*** RECORDS TO PROCESS ***

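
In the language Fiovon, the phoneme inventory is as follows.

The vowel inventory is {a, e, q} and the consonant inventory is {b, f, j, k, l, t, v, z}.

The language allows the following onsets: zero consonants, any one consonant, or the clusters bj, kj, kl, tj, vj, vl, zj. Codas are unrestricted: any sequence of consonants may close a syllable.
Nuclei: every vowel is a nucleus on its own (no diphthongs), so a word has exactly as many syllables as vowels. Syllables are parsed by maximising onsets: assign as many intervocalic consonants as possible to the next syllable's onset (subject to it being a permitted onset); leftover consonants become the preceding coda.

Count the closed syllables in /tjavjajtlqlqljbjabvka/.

Nuclei (vowels): a, a, q, q, a, a → 6 syllables.
σ1/σ2 boundary: /vj/ — entire cluster is a permitted onset → onset /vj/, coda ∅.
σ2/σ3 boundary: /jtl/ splits as /jt/ + /l/ (/l/ is the longest suffix that is a licit onset).
σ3/σ4 boundary: /l/ is a single consonant, so it becomes the next onset.
σ4/σ5 boundary: /ljbj/ splits as /lj/ + /bj/ (/bj/ is the longest suffix that is a licit onset).
σ5/σ6 boundary: /bvk/; trying suffixes from longest down, /k/ is the first permitted one, so coda /bv/ | onset /k/.
Syllabification: tja.vjajt.lq.lqlj.bjabv.ka.
Classifying each syllable: /tja/ (open), /vjajt/ (closed), /lq/ (open), /lqlj/ (closed), /bjabv/ (closed), /ka/ (open).
Closed syllables: 3.

3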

*** End of RECORDS TO PROCESS ***

## WORK INSTRUCTION
If a line in the records includes the string "consonants", copy it.

## REPLY
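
The language allows the following onsets: zero consonants, any one consonant, or the clusters bj, kj, kl, tj, vj, vl, zj. Codas are unrestricted: any sequence of consonants may close a syllable.
Nuclei: every vowel is a nucleus on its own (no diphthongs), so a word has exactly as many syllables as vowels. Syllables are parsed by maximising onsets: assign as many intervocalic consonants as possible to the next syllable's onset (subject to it being a permitted onset); leftover consonants become the preceding coda.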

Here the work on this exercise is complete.